Assignment
Write out the data exactly from its first line onward, ending with the line in which "Answer: -63057999/128776988 +" appears.

Stored records:
▬▬▬▬▬▬▬▬▬▬
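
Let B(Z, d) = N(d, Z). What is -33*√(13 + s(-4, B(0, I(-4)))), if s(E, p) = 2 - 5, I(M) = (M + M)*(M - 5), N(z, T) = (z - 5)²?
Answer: -33*√10 ≈ -104.36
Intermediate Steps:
N(z, T) = (-5 + z)²
I(M) = 2*M*(-5 + M) (I(M) = (2*M)*(-5 + M) = 2*M*(-5 + M))
B(Z, d) = (-5 + d)²
s(E, p) = -3
-33*√(13 + s(-4, B(0, I(-4)))) = -33*√(13 - 3) = -33*√10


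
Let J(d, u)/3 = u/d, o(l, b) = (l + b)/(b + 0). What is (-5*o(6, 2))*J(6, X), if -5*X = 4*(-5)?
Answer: -40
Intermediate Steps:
X = 4 (X = -4*(-5)/5 = -1/5*(-20) = 4)
o(l, b) = (b + l)/b
J(d, u) = 3*u/d (J(d, u) = 3*(u/d) = 3*u/d)
(-5*o(6, 2))*J(6, X) = (-5*(2 + 6)/2)*(3*4/6) = (-5*8/2)*(3*4*(1/6)) = -5*4*2 = -20*2 = -40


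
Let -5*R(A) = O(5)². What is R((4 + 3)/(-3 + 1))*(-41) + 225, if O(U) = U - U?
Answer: 225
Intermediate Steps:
O(U) = 0
R(A) = 0 (R(A) = -⅕*0² = -⅕*0 = 0)
R((4 + 3)/(-3 + 1))*(-41) + 225 = 0*(-41) + 225 = 0 + 225 = 225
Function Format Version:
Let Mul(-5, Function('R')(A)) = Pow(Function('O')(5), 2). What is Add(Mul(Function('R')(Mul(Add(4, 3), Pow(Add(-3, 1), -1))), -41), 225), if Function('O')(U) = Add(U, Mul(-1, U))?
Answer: 225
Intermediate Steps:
Function('O')(U) = 0
Function('R')(A) = 0 (Function('R')(A) = Mul(Rational(-1, 5), Pow(0, 2)) = Mul(Rational(-1, 5), 0) = 0)
Add(Mul(Function('R')(Mul(Add(4, 3), Pow(Add(-3, 1), -1))), -41), 225) = Add(Mul(0, -41), 225) = Add(0, 225) = 225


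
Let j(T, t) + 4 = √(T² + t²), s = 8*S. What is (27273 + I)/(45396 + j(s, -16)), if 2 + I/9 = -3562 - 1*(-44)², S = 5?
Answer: -63057999/128776988 + 22227*√29/257553976 ≈ -0.48920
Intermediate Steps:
I = -49500 (I = -18 + 9*(-3562 - 1*(-44)²) = -18 + 9*(-3562 - 1*1936) = -18 + 9*(-3562 - 1936) = -18 + 9*(-5498) = -18 - 49482 = -49500)
s = 40 (s = 8*5 = 40)
j(T, t) = -4 + √(T² + t²)
(27273 + I)/(45396 + j(s, -16)) = (27273 - 49500)/(45396 + (-4 + √(40² + (-16)²))) = -22227/(45396 + (-4 + √(1600 + 256))) = -22227/(45396 + (-4 + √1856)) = -22227/(45396 + (-4 + 8*√29)) = -22227/(45392 + 8*√29)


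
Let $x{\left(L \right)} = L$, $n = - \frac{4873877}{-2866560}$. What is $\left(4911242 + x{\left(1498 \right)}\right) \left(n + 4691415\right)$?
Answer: $\frac{1101127415892504483}{47776} \approx 2.3048 \cdot 10^{13}$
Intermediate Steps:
$n = \frac{4873877}{2866560}$ ($n = \left(-4873877\right) \left(- \frac{1}{2866560}\right) = \frac{4873877}{2866560} \approx 1.7003$)
$\left(4911242 + x{\left(1498 \right)}\right) \left(n + 4691415\right) = \left(4911242 + 1498\right) \left(\frac{4873877}{2866560} + 4691415\right) = 4912740 \cdot \frac{13448227456277}{2866560} = \frac{1101127415892504483}{47776}$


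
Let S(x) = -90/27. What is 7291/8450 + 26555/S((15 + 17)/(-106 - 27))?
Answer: -33654817/4225 ≈ -7965.6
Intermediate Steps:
S(x) = -10/3 (S(x) = -90*1/27 = -10/3)
7291/8450 + 26555/S((15 + 17)/(-106 - 27)) = 7291/8450 + 26555/(-10/3) = 7291*(1/8450) + 26555*(-3/10) = 7291/8450 - 15933/2 = -33654817/4225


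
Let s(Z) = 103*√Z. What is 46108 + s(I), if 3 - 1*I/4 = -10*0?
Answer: 46108 + 206*√3 ≈ 46465.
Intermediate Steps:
I = 12 (I = 12 - (-4)*10*0 = 12 - (-4)*0 = 12 - 4*0 = 12 + 0 = 12)
46108 + s(I) = 46108 + 103*√12 = 46108 + 103*(2*√3) = 46108 + 206*√3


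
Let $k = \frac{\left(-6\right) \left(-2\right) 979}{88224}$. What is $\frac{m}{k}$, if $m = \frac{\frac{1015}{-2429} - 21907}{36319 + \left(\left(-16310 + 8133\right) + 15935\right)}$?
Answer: $- \frac{55888977648}{14973529901} \approx -3.7325$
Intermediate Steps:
$k = \frac{979}{7352}$ ($k = 12 \cdot 979 \cdot \frac{1}{88224} = 11748 \cdot \frac{1}{88224} = \frac{979}{7352} \approx 0.13316$)
$m = - \frac{7601874}{15294719}$ ($m = \frac{1015 \left(- \frac{1}{2429}\right) - 21907}{36319 + \left(-8177 + 15935\right)} = \frac{- \frac{145}{347} - 21907}{36319 + 7758} = - \frac{7601874}{347 \cdot 44077} = \left(- \frac{7601874}{347}\right) \frac{1}{44077} = - \frac{7601874}{15294719} \approx -0.49703$)
$\frac{m}{k} = - \frac{7601874}{15294719 \cdot \frac{979}{7352}} = \left(- \frac{7601874}{15294719}\right) \frac{7352}{979} = - \frac{55888977648}{14973529901}$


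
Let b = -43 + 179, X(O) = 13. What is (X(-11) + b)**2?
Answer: 22201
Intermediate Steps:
b = 136
(X(-11) + b)**2 = (13 + 136)**2 = 149**2 = 22201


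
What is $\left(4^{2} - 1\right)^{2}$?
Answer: $225$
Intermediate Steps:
$\left(4^{2} - 1\right)^{2} = \left(16 - 1\right)^{2} = 15^{2} = 225$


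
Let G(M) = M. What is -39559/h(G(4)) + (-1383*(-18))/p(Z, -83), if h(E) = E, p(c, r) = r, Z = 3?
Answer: -3382973/332 ≈ -10190.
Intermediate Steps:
-39559/h(G(4)) + (-1383*(-18))/p(Z, -83) = -39559/4 - 1383*(-18)/(-83) = -39559*¼ + 24894*(-1/83) = -39559/4 - 24894/83 = -3382973/332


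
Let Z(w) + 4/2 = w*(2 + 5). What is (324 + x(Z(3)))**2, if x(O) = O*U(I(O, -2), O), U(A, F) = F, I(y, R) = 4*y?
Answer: 469225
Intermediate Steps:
Z(w) = -2 + 7*w (Z(w) = -2 + w*(2 + 5) = -2 + w*7 = -2 + 7*w)
x(O) = O**2 (x(O) = O*O = O**2)
(324 + x(Z(3)))**2 = (324 + (-2 + 7*3)**2)**2 = (324 + (-2 + 21)**2)**2 = (324 + 19**2)**2 = (324 + 361)**2 = 685**2 = 469225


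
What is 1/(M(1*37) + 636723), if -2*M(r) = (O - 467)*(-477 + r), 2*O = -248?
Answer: 1/506703 ≈ 1.9735e-6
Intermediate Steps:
O = -124 (O = (½)*(-248) = -124)
M(r) = -281907/2 + 591*r/2 (M(r) = -(-124 - 467)*(-477 + r)/2 = -(-591)*(-477 + r)/2 = -(281907 - 591*r)/2 = -281907/2 + 591*r/2)
1/(M(1*37) + 636723) = 1/((-281907/2 + 591*(1*37)/2) + 636723) = 1/((-281907/2 + (591/2)*37) + 636723) = 1/((-281907/2 + 21867/2) + 636723) = 1/(-130020 + 636723) = 1/506703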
▬▬▬▬▬▬▬▬▬▬
Completed exercise
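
Let B(Z, d) = N(d, Z). What is -33*√(13 + s(-4, B(0, I(-4)))), if s(E, p) = 2 - 5, I(M) = (M + M)*(M - 5), N(z, T) = (z - 5)²?
Answer: -33*√10 ≈ -104.36
Intermediate Steps:
N(z, T) = (-5 + z)²
I(M) = 2*M*(-5 + M) (I(M) = (2*M)*(-5 + M) = 2*M*(-5 + M))
B(Z, d) = (-5 + d)²
s(E, p) = -3
-33*√(13 + s(-4, B(0, I(-4)))) = -33*√(13 - 3) = -33*√10


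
Let J(d, u)/3 = u/d, o(l, b) = (l + b)/(b + 0). What is (-5*o(6, 2))*J(6, X), if -5*X = 4*(-5)?
Answer: -40
Intermediate Steps:
X = 4 (X = -4*(-5)/5 = -1/5*(-20) = 4)
o(l, b) = (b + l)/b
J(d, u) = 3*u/d (J(d, u) = 3*(u/d) = 3*u/d)
(-5*o(6, 2))*J(6, X) = (-5*(2 + 6)/2)*(3*4/6) = (-5*8/2)*(3*4*(1/6)) = -5*4*2 = -20*2 = -40


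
Let -5*R(A) = O(5)². What is R((4 + 3)/(-3 + 1))*(-41) + 225, if O(U) = U - U?
Answer: 225
Intermediate Steps:
O(U) = 0
R(A) = 0 (R(A) = -⅕*0² = -⅕*0 = 0)
R((4 + 3)/(-3 + 1))*(-41) + 225 = 0*(-41) + 225 = 0 + 225 = 225
Function Format Version:
Let Mul(-5, Function('R')(A)) = Pow(Function('O')(5), 2). What is Add(Mul(Function('R')(Mul(Add(4, 3), Pow(Add(-3, 1), -1))), -41), 225), if Function('O')(U) = Add(U, Mul(-1, U))?
Answer: 225
Intermediate Steps:
Function('O')(U) = 0
Function('R')(A) = 0 (Function('R')(A) = Mul(Rational(-1, 5), Pow(0, 2)) = Mul(Rational(-1, 5), 0) = 0)
Add(Mul(Function('R')(Mul(Add(4, 3), Pow(Add(-3, 1), -1))), -41), 225) = Add(Mul(0, -41), 225) = Add(0, 225) = 225


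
Let j(T, t) + 4 = √(T² + t²), s = 8*S. What is (27273 + I)/(45396 + j(s, -16)), if 2 + I/9 = -3562 - 1*(-44)², S = 5?
Answer: -63057999/128776988 + 22227*√29/257553976 ≈ -0.48920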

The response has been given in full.